Reproduce the entries so that every line matches the original exactly.

(EXTRACTED ENTRIES)

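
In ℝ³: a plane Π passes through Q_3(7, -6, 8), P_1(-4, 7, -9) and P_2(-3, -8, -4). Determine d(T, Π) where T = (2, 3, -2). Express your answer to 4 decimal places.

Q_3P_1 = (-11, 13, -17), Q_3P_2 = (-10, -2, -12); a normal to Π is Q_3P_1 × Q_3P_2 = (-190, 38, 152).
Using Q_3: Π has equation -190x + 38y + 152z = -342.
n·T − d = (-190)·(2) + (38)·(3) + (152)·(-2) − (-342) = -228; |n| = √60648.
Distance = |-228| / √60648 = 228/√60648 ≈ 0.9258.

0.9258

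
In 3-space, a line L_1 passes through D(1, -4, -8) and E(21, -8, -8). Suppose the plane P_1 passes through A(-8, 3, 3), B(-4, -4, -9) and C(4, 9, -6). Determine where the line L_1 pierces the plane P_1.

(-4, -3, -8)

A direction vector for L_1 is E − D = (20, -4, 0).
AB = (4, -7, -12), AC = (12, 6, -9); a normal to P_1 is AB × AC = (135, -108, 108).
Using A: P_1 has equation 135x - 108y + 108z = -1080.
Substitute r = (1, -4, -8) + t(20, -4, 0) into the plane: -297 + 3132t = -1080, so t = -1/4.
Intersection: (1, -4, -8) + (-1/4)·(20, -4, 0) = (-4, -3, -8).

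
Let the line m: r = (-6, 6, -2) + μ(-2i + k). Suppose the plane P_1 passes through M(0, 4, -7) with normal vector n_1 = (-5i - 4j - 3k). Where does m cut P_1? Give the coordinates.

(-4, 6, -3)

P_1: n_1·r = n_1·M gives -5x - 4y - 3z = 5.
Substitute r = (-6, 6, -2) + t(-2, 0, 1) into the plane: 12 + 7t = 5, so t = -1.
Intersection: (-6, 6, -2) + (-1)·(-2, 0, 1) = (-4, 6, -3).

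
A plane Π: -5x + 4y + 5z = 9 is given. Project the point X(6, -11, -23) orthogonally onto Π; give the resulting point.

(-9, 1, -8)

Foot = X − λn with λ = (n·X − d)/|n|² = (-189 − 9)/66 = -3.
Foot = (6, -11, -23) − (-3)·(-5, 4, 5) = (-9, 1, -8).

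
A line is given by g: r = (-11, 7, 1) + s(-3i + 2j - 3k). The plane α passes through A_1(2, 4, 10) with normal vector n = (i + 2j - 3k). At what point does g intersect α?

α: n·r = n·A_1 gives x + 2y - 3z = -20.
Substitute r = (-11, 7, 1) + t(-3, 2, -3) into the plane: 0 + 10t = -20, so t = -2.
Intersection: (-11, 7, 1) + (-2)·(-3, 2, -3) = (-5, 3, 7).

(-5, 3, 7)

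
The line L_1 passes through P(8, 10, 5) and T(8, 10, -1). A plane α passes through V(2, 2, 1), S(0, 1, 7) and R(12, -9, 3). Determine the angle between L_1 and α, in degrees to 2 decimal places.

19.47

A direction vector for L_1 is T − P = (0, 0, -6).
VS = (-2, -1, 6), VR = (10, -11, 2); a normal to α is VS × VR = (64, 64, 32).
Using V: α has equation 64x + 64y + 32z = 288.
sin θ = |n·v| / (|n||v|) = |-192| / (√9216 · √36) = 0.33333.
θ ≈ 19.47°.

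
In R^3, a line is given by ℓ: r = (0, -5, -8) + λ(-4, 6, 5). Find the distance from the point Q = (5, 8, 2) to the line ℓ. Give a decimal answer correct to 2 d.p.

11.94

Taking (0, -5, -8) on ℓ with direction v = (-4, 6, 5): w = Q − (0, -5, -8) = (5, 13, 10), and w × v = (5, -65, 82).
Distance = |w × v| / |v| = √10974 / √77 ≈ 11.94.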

(End EXTRACTED ENTRIES)

**RESULT FOR THIS EXERCISE:**
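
In ℝ³: a plane Π passes through Q_3(7, -6, 8), P_1(-4, 7, -9) and P_2(-3, -8, -4). Determine d(T, Π) where T = (2, 3, -2). Express your answer to 4 decimal places.

Q_3P_1 = (-11, 13, -17), Q_3P_2 = (-10, -2, -12); a normal to Π is Q_3P_1 × Q_3P_2 = (-190, 38, 152).
Using Q_3: Π has equation -190x + 38y + 152z = -342.
n·T − d = (-190)·(2) + (38)·(3) + (152)·(-2) − (-342) = -228; |n| = √60648.
Distance = |-228| / √60648 = 228/√60648 ≈ 0.9258.

0.9258

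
In 3-space, a line L_1 passes through D(1, -4, -8) and E(21, -8, -8). Suppose the plane P_1 passes through A(-8, 3, 3), B(-4, -4, -9) and C(4, 9, -6). Determine where the line L_1 pierces the plane P_1.

(-4, -3, -8)

A direction vector for L_1 is E − D = (20, -4, 0).
AB = (4, -7, -12), AC = (12, 6, -9); a normal to P_1 is AB × AC = (135, -108, 108).
Using A: P_1 has equation 135x - 108y + 108z = -1080.
Substitute r = (1, -4, -8) + t(20, -4, 0) into the plane: -297 + 3132t = -1080, so t = -1/4.
Intersection: (1, -4, -8) + (-1/4)·(20, -4, 0) = (-4, -3, -8).

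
Let the line m: r = (-6, 6, -2) + μ(-2i + k). Suppose the plane P_1 passes through M(0, 4, -7) with normal vector n_1 = (-5i - 4j - 3k). Where does m cut P_1? Give the coordinates.

(-4, 6, -3)

P_1: n_1·r = n_1·M gives -5x - 4y - 3z = 5.
Substitute r = (-6, 6, -2) + t(-2, 0, 1) into the plane: 12 + 7t = 5, so t = -1.
Intersection: (-6, 6, -2) + (-1)·(-2, 0, 1) = (-4, 6, -3).

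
A plane Π: -5x + 4y + 5z = 9 is given. Project the point X(6, -11, -23) orthogonally onto Π; give the resulting point.

(-9, 1, -8)

Foot = X − λn with λ = (n·X − d)/|n|² = (-189 − 9)/66 = -3.
Foot = (6, -11, -23) − (-3)·(-5, 4, 5) = (-9, 1, -8).

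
A line is given by g: r = (-11, 7, 1) + s(-3i + 2j - 3k). The plane α passes through A_1(2, 4, 10) with normal vector n = (i + 2j - 3k). At what point does g intersect α?

α: n·r = n·A_1 gives x + 2y - 3z = -20.
Substitute r = (-11, 7, 1) + t(-3, 2, -3) into the plane: 0 + 10t = -20, so t = -2.
Intersection: (-11, 7, 1) + (-2)·(-3, 2, -3) = (-5, 3, 7).

(-5, 3, 7)

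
The line L_1 passes through P(8, 10, 5) and T(8, 10, -1). A plane α passes through V(2, 2, 1), S(0, 1, 7) and R(12, -9, 3). Determine the angle between L_1 and α, in degrees to 2 decimal places.

19.47

A direction vector for L_1 is T − P = (0, 0, -6).
VS = (-2, -1, 6), VR = (10, -11, 2); a normal to α is VS × VR = (64, 64, 32).
Using V: α has equation 64x + 64y + 32z = 288.
sin θ = |n·v| / (|n||v|) = |-192| / (√9216 · √36) = 0.33333.
θ ≈ 19.47°.

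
In R^3, a line is given by ℓ: r = (0, -5, -8) + λ(-4, 6, 5). Find the distance from the point Q = (5, 8, 2) to the line ℓ. Give a decimal answer correct to 2 d.p.

11.94

Taking (0, -5, -8) on ℓ with direction v = (-4, 6, 5): w = Q − (0, -5, -8) = (5, 13, 10), and w × v = (5, -65, 82).
Distance = |w × v| / |v| = √10974 / √77 ≈ 11.94.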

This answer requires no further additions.